Work instruction: Within the records below, reproduce without change the lines from the line that has "Bond-energy calculations give ΔH ≈ −120" through the line that has "H₂O₂ ⟶ 2 H₂O + O₂", and only those.

Task data:
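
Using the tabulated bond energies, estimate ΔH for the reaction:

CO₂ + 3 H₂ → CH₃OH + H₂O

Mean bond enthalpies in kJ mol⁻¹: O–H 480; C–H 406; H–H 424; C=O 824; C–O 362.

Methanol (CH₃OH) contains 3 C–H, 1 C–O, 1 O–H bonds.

Bonds broken (reactants):
  C=O: 2 × 824 = 1648
  H–H: 3 × 424 = 1272
  Σ(broken) = 2920 kJ
Bonds formed (products):
  C–H: 3 × 406 = 1218
  C–O: 1 × 362 = 362
  O–H: 3 × 480 = 1440
  Σ(formed) = 3020 kJ
ΔH = Σ(broken) − Σ(formed) = 2920 − 3020 = −100 kJ

ΔH ≈ −100 kJ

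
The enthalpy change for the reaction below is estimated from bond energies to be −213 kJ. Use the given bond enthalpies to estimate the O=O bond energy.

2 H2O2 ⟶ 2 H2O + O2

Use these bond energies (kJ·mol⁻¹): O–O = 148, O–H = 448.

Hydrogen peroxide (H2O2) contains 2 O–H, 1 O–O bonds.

Let D be the O=O bond energy.
Σ(broken) = 4×448 + 2×148 = 2088
Σ(formed) = 4×448 + 1×D = 1792 + D
ΔH = Σ(broken) − Σ(formed) = (2088) − (1792 + D) = +296 − D
Setting this equal to −213 kJ gives D = 509 kJ/mol.

D(O=O) ≈ 509 kJ/mol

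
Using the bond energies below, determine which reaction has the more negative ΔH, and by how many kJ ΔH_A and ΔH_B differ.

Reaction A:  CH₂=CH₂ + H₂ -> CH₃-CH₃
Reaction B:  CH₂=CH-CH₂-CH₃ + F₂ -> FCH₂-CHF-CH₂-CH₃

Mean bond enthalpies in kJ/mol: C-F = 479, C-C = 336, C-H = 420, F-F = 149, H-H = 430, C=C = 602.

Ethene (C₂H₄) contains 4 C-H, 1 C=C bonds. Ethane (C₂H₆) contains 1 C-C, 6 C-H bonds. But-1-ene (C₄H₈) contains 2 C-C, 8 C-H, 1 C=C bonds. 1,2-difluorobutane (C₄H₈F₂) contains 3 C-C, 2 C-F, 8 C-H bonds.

Reaction B, by 399 kJ

Reaction A:
  Bonds broken (reactants):
    C-H: 4 × 420 = 1680
    C=C: 1 × 602 = 602
    H-H: 1 × 430 = 430
    Σ(broken) = 2712 kJ
  Bonds formed (products):
    C-C: 1 × 336 = 336
    C-H: 6 × 420 = 2520
    Σ(formed) = 2856 kJ
  ΔH_A = 2712 − 2856 = −144 kJ
Reaction B:
  Bonds broken (reactants):
    C-C: 2 × 336 = 672
    C-H: 8 × 420 = 3360
    C=C: 1 × 602 = 602
    F-F: 1 × 149 = 149
    Σ(broken) = 4783 kJ
  Bonds formed (products):
    C-C: 3 × 336 = 1008
    C-F: 2 × 479 = 958
    C-H: 8 × 420 = 3360
    Σ(formed) = 5326 kJ
  ΔH_B = 4783 − 5326 = −543 kJ
ΔH_A − ΔH_B = +399 kJ, so reaction B has the more negative ΔH; |ΔH_A − ΔH_B| = 399 kJ.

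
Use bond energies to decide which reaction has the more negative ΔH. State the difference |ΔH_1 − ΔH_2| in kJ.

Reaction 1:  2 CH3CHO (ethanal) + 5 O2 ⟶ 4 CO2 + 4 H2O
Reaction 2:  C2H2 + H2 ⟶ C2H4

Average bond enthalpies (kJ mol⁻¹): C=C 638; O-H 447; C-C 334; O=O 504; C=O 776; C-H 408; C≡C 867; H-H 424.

Reaction 1:
  Bonds broken (reactants):
    C-C: 2 × 334 = 668
    C-H: 8 × 408 = 3264
    C=O: 2 × 776 = 1552
    O=O: 5 × 504 = 2520
    Σ(broken) = 8004 kJ
  Bonds formed (products):
    C=O: 8 × 776 = 6208
    O-H: 8 × 447 = 3576
    Σ(formed) = 9784 kJ
  ΔH_1 = 8004 − 9784 = −1780 kJ
Reaction 2:
  Bonds broken (reactants):
    C≡C: 1 × 867 = 867
    C-H: 2 × 408 = 816
    H-H: 1 × 424 = 424
    Σ(broken) = 2107 kJ
  Bonds formed (products):
    C-H: 4 × 408 = 1632
    C=C: 1 × 638 = 638
    Σ(formed) = 2270 kJ
  ΔH_2 = 2107 − 2270 = −163 kJ
ΔH_1 − ΔH_2 = −1617 kJ, so reaction 1 has the more negative ΔH; |ΔH_1 − ΔH_2| = 1617 kJ.

Reaction 1, by 1617 kJ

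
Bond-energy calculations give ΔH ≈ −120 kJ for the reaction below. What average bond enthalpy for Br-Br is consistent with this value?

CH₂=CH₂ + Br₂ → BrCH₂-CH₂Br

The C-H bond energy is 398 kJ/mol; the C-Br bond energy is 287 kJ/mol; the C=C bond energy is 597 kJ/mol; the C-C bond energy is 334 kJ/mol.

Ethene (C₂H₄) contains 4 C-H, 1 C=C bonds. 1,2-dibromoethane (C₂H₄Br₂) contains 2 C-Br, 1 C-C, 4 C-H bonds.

Let D be the Br-Br bond energy.
Σ(broken) = 1×D + 4×398 + 1×597 = 2189 + D
Σ(formed) = 2×287 + 1×334 + 4×398 = 2500
ΔH = Σ(broken) − Σ(formed) = (2189 + D) − (2500) = −311 + D
Setting this equal to −120 kJ gives D = 191 kJ/mol.

D(Br-Br) ≈ 191 kJ/mol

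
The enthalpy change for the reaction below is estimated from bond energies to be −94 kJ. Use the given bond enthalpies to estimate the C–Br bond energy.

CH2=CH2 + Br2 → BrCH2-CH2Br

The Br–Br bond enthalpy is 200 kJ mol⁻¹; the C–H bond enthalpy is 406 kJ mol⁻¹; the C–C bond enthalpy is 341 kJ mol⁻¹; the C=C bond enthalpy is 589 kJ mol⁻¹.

D(C–Br) ≈ 271 kJ/mol

Let D be the C–Br bond energy.
Σ(broken) = 1×200 + 4×406 + 1×589 = 2413
Σ(formed) = 2×D + 1×341 + 4×406 = 1965 + 2D
ΔH = Σ(broken) − Σ(formed) = (2413) − (1965 + 2D) = +448 − 2D
Setting this equal to −94 kJ gives 2D = 542, so D = 271 kJ/mol.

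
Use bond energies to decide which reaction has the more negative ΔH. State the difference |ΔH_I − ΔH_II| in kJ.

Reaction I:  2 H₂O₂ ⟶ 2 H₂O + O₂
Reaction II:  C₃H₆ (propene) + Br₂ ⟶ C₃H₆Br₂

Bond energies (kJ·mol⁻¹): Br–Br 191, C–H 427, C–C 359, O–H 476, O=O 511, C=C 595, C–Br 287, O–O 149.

Reaction I:
  Bonds broken (reactants):
    O–H: 4 × 476 = 1904
    O–O: 2 × 149 = 298
    Σ(broken) = 2202 kJ
  Bonds formed (products):
    O–H: 4 × 476 = 1904
    O=O: 1 × 511 = 511
    Σ(formed) = 2415 kJ
  ΔH_I = 2202 − 2415 = −213 kJ
Reaction II:
  Bonds broken (reactants):
    Br–Br: 1 × 191 = 191
    C–C: 1 × 359 = 359
    C–H: 6 × 427 = 2562
    C=C: 1 × 595 = 595
    Σ(broken) = 3707 kJ
  Bonds formed (products):
    C–Br: 2 × 287 = 574
    C–C: 2 × 359 = 718
    C–H: 6 × 427 = 2562
    Σ(formed) = 3854 kJ
  ΔH_II = 3707 − 3854 = −147 kJ
ΔH_I − ΔH_II = −66 kJ, so reaction I has the more negative ΔH; |ΔH_I − ΔH_II| = 66 kJ.

Reaction I, by 66 kJ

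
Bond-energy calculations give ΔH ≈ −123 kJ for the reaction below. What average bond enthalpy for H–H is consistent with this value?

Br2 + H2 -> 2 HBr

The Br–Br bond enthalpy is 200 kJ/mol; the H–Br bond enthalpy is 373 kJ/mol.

Let D be the H–H bond energy.
Σ(broken) = 1×200 + 1×D = 200 + D
Σ(formed) = 2×373 = 746
ΔH = Σ(broken) − Σ(formed) = (200 + D) − (746) = −546 + D
Setting this equal to −123 kJ gives D = 423 kJ/mol.

D(H–H) ≈ 423 kJ/mol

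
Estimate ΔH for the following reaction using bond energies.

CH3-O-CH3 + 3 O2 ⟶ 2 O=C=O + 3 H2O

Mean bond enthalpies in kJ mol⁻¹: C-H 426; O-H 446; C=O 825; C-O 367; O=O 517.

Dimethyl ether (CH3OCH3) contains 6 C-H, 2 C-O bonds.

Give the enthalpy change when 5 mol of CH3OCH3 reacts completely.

ΔH = −5675 kJ

Bonds broken (reactants):
  C-H: 6 × 426 = 2556
  C-O: 2 × 367 = 734
  O=O: 3 × 517 = 1551
  Σ(broken) = 4841 kJ
Bonds formed (products):
  C=O: 4 × 825 = 3300
  O-H: 6 × 446 = 2676
  Σ(formed) = 5976 kJ
ΔH = Σ(broken) − Σ(formed) = 4841 − 5976 = −1135 kJ
For 5× the reaction as written: 5 × (−1135) = −5675 kJ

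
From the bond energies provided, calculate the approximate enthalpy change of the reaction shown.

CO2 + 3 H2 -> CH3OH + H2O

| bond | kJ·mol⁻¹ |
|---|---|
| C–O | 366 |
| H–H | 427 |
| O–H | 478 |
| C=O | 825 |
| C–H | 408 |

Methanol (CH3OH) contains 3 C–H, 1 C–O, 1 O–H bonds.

Bonds broken (reactants):
  C=O: 2 × 825 = 1650
  H–H: 3 × 427 = 1281
  Σ(broken) = 2931 kJ
Bonds formed (products):
  C–H: 3 × 408 = 1224
  C–O: 1 × 366 = 366
  O–H: 3 × 478 = 1434
  Σ(formed) = 3024 kJ
ΔH = Σ(broken) − Σ(formed) = 2931 − 3024 = −93 kJ

ΔH ≈ −93 kJ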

Problem solution:
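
Bond-energy calculations give ΔH ≈ −120 kJ for the reaction below. What average bond enthalpy for Br-Br is consistent with this value?

CH₂=CH₂ + Br₂ → BrCH₂-CH₂Br

The C-H bond energy is 398 kJ/mol; the C-Br bond energy is 287 kJ/mol; the C=C bond energy is 597 kJ/mol; the C-C bond energy is 334 kJ/mol.

Ethene (C₂H₄) contains 4 C-H, 1 C=C bonds. 1,2-dibromoethane (C₂H₄Br₂) contains 2 C-Br, 1 C-C, 4 C-H bonds.

Let D be the Br-Br bond energy.
Σ(broken) = 1×D + 4×398 + 1×597 = 2189 + D
Σ(formed) = 2×287 + 1×334 + 4×398 = 2500
ΔH = Σ(broken) − Σ(formed) = (2189 + D) − (2500) = −311 + D
Setting this equal to −120 kJ gives D = 191 kJ/mol.

D(Br-Br) ≈ 191 kJ/mol

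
The enthalpy change for the reaction below is estimated from bond energies to be −94 kJ. Use the given bond enthalpies to estimate the C–Br bond energy.

CH2=CH2 + Br2 → BrCH2-CH2Br

The Br–Br bond enthalpy is 200 kJ mol⁻¹; the C–H bond enthalpy is 406 kJ mol⁻¹; the C–C bond enthalpy is 341 kJ mol⁻¹; the C=C bond enthalpy is 589 kJ mol⁻¹.

D(C–Br) ≈ 271 kJ/mol

Let D be the C–Br bond energy.
Σ(broken) = 1×200 + 4×406 + 1×589 = 2413
Σ(formed) = 2×D + 1×341 + 4×406 = 1965 + 2D
ΔH = Σ(broken) − Σ(formed) = (2413) − (1965 + 2D) = +448 − 2D
Setting this equal to −94 kJ gives 2D = 542, so D = 271 kJ/mol.

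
Use bond energies to decide which reaction has the more negative ΔH. State the difference |ΔH_I − ΔH_II| in kJ.

Reaction I:  2 H₂O₂ ⟶ 2 H₂O + O₂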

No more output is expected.